** Task statement **
Pull every line containing "takes" from the data.

*** Block opens ***

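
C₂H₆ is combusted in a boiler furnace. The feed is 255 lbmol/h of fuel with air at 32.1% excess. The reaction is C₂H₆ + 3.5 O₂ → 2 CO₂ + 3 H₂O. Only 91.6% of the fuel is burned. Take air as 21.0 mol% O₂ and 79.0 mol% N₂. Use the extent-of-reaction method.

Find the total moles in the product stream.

Stoichiometric O₂ = 3.5 × 255 = 892.5 lbmol/h; O₂ fed = 892.5 × 1.321 = 1179 lbmol/h.
N₂ fed = 1179 × 79/21 = 4435 lbmol/h.
Fuel reacted = 0.916 × 255 → ξ = 233.6 lbmol/h.
Outlet (n = n₀ + ν ξ):
  C₂H₆: 255 − 1(233.6) = 21.42
  O₂: 1179 − 3.5(233.6) = 361.5
  N₂: 4435 (inert)
  CO₂: 0 + 2(233.6) = 467.2
  H₂O: 0 + 3(233.6) = 700.7
Total out = 21.42 + 361.5 + 4435 + 467.2 + 700.7 = 5986 lbmol/h.

5990 lbmol/h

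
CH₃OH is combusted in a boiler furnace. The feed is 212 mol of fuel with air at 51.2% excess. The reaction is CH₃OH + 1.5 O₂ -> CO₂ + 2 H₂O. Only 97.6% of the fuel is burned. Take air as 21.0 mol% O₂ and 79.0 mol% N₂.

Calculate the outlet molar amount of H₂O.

Stoichiometric O₂ = 1.5 × 212 = 318 mol; O₂ fed = 318 × 1.512 = 480.8 mol.
N₂ fed = 480.8 × 79/21 = 1809 mol.
Fuel reacted = 0.976 × 212 → ξ = 206.9 mol.
Outlet (n = n₀ + ν ξ):
  CH₃OH: 212 − 1(206.9) = 5.088
  O₂: 480.8 − 1.5(206.9) = 170.4
  N₂: 1809 (inert)
  CO₂: 0 + 1(206.9) = 206.9
  H₂O: 0 + 2(206.9) = 413.8

414 mol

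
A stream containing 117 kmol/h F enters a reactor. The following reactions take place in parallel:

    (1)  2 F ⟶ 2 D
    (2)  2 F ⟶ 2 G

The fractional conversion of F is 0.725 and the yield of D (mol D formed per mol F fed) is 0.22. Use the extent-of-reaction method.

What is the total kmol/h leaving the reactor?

Yield of D: 2ξ₁ / 117 = 0.22 → ξ₁ = 12.87 kmol/h.
Conversion of F: 2ξ₁ + 2ξ₂ = 0.725 × 117 = 84.83 → ξ₂ = 29.54 kmol/h.
Outlet amounts (n = n₀ + Σ ν·ξ):
  F: 117 − 2(12.87) − 2(29.54) = 32.17
  D: 0 + 2(12.87) = 25.74
  G: 0 + 2(29.54) = 59.09
Total out = 32.17 + 25.74 + 59.09 = 117 kmol/h.

117 kmol/h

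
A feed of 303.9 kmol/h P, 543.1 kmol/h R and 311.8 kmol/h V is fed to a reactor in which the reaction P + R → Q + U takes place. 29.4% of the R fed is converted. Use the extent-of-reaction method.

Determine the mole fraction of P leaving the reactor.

0.124

R reacted = 0.294 × 543.1 = 159.7 kmol/h; ν_R = −1, so ξ = 159.7/1 = 159.7 kmol/h.
Outlet amounts (n = n₀ + ν ξ):
  P: 303.9 − 1(159.7) = 144.2
  R: 543.1 − 1(159.7) = 383.4
  Q: 0 + 1(159.7) = 159.7
  U: 0 + 1(159.7) = 159.7
  V: 311.8 (inert)
Total out = 1159 kmol/h; y_P = 144.2 / 1159 = 0.1245.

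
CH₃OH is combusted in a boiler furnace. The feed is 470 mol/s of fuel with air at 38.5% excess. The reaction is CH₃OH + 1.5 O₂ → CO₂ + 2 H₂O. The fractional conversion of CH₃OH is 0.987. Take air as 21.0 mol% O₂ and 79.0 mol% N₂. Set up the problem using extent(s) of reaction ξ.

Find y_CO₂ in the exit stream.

Stoichiometric O₂ = 1.5 × 470 = 705 mol/s; O₂ fed = 705 × 1.385 = 976.4 mol/s.
N₂ fed = 976.4 × 79/21 = 3673 mol/s.
Fuel reacted = 0.987 × 470 → ξ = 463.9 mol/s.
Outlet (n = n₀ + ν ξ):
  CH₃OH: 470 − 1(463.9) = 6.11
  O₂: 976.4 − 1.5(463.9) = 280.6
  N₂: 3673 (inert)
  CO₂: 0 + 1(463.9) = 463.9
  H₂O: 0 + 2(463.9) = 927.8
Total out = 5352 mol/s; y_CO₂ = 463.9 / 5352 = 0.08668.

0.0867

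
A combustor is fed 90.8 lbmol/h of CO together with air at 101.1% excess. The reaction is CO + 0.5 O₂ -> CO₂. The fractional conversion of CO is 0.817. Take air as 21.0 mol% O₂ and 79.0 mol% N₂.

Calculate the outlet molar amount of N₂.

343 lbmol/h

Stoichiometric O₂ = 0.5 × 90.8 = 45.4 lbmol/h; O₂ fed = 45.4 × 2.011 = 91.3 lbmol/h.
N₂ fed = 91.3 × 79/21 = 343.5 lbmol/h.
Fuel reacted = 0.817 × 90.8 → ξ = 74.18 lbmol/h.
Outlet (n = n₀ + ν ξ):
  CO: 90.8 − 1(74.18) = 16.62
  O₂: 91.3 − 0.5(74.18) = 54.21
  N₂: 343.5 (inert)
  CO₂: 0 + 1(74.18) = 74.18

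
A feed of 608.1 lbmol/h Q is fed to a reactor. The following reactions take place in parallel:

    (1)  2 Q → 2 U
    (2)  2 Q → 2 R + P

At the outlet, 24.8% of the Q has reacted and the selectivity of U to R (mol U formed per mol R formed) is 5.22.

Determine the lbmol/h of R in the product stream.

24.2 lbmol/h

Conversion of Q: Q consumed = 0.248 × 608.1 = 150.8 lbmol/h = 2ξ₁ + 2ξ₂.
Selectivity: 2ξ₁ / (2ξ₂) = 5.22 → ξ₁ = 5.22 ξ₂.
Substitute: (2·5.22 + 2) ξ₂ = 150.8 → ξ₂ = 12.12 lbmol/h, ξ₁ = 63.28 lbmol/h.
Outlet amounts (n = n₀ + Σ ν·ξ):
  Q: 608.1 − 2(63.28) − 2(12.12) = 457.3
  U: 0 + 2(63.28) = 126.6
  R: 0 + 2(12.12) = 24.25
  P: 0 + 1(12.12) = 12.12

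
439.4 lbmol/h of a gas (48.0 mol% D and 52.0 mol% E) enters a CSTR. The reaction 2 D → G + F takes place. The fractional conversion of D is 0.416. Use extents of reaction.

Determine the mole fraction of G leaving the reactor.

D reacted = 0.416 × 210.9 = 87.74 lbmol/h; ν_D = −2, so ξ = 87.74/2 = 43.87 lbmol/h.
Outlet amounts (n = n₀ + ν ξ):
  D: 210.9 − 2(43.87) = 123.2
  G: 0 + 1(43.87) = 43.87
  F: 0 + 1(43.87) = 43.87
  E: 228.5 (inert)
Total out = 439.4 lbmol/h; y_G = 43.87 / 439.4 = 0.09984.

0.0998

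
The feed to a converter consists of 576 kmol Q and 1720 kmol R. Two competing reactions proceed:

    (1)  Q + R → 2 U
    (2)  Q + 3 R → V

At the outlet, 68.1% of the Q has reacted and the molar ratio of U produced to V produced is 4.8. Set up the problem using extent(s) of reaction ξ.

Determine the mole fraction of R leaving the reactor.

0.563

Conversion of Q: Q consumed = 0.681 × 576 = 392.3 kmol = 1ξ₁ + 1ξ₂.
Selectivity: 2ξ₁ / (1ξ₂) = 4.8 → ξ₁ = 2.4 ξ₂.
Substitute: (1·2.4 + 1) ξ₂ = 392.3 → ξ₂ = 115.4 kmol, ξ₁ = 276.9 kmol.
Outlet amounts (n = n₀ + Σ ν·ξ):
  Q: 576 − 1(276.9) − 1(115.4) = 183.7
  R: 1720 − 1(276.9) − 3(115.4) = 1097
  U: 0 + 2(276.9) = 553.8
  V: 0 + 1(115.4) = 115.4
Total out = 1950 kmol; y_R = 1097 / 1950 = 0.5626.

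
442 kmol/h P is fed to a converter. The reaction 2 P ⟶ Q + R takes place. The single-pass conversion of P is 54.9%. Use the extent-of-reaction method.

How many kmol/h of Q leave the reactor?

P reacted = 0.549 × 442 = 242.7 kmol/h; ν_P = −2, so ξ = 242.7/2 = 121.3 kmol/h.
Outlet amounts (n = n₀ + ν ξ):
  P: 442 − 2(121.3) = 199.3
  Q: 0 + 1(121.3) = 121.3
  R: 0 + 1(121.3) = 121.3

121 kmol/h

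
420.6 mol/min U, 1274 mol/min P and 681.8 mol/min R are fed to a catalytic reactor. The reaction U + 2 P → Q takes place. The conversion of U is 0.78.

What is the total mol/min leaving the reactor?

U reacted = 0.78 × 420.6 = 328.1 mol/min; ν_U = −1, so ξ = 328.1/1 = 328.1 mol/min.
Outlet amounts (n = n₀ + ν ξ):
  U: 420.6 − 1(328.1) = 92.53
  P: 1274 − 2(328.1) = 617.9
  Q: 0 + 1(328.1) = 328.1
  R: 681.8 (inert)
Total out = 92.53 + 617.9 + 328.1 + 681.8 = 1720 mol/min.

1720 mol/min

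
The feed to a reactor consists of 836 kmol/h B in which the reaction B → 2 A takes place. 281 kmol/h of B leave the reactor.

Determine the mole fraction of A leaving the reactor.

For B: n = n₀ − 1ξ → 281 = 836 − 1ξ, giving ξ = 555 kmol/h.
Outlet amounts (n = n₀ + ν ξ):
  B: 836 − 1(555) = 281
  A: 0 + 2(555) = 1110
Total out = 1391 kmol/h; y_A = 1110 / 1391 = 0.798.

0.798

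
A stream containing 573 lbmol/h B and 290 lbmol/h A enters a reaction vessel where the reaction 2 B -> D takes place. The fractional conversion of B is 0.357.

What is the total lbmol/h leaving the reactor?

B reacted = 0.357 × 573 = 204.6 lbmol/h; ν_B = −2, so ξ = 204.6/2 = 102.3 lbmol/h.
Outlet amounts (n = n₀ + ν ξ):
  B: 573 − 2(102.3) = 368.4
  D: 0 + 1(102.3) = 102.3
  A: 290 (inert)
Total out = 368.4 + 102.3 + 290 = 760.7 lbmol/h.

761 lbmol/h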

*** Block closes ***

** The answer **
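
A feed of 303.9 kmol/h P, 543.1 kmol/h R and 311.8 kmol/h V is fed to a reactor in which the reaction P + R → Q + U takes place. 29.4% of the R fed is converted. Use the extent-of-reaction method.
439.4 lbmol/h of a gas (48.0 mol% D and 52.0 mol% E) enters a CSTR. The reaction 2 D → G + F takes place. The fractional conversion of D is 0.416. Use extents of reaction.
442 kmol/h P is fed to a converter. The reaction 2 P ⟶ Q + R takes place. The single-pass conversion of P is 54.9%. Use the extent-of-reaction method.
420.6 mol/min U, 1274 mol/min P and 681.8 mol/min R are fed to a catalytic reactor. The reaction U + 2 P → Q takes place. The conversion of U is 0.78.
The feed to a reactor consists of 836 kmol/h B in which the reaction B → 2 A takes place. 281 kmol/h of B leave the reactor.
A stream containing 573 lbmol/h B and 290 lbmol/h A enters a reaction vessel where the reaction 2 B -> D takes place. The fractional conversion of B is 0.357.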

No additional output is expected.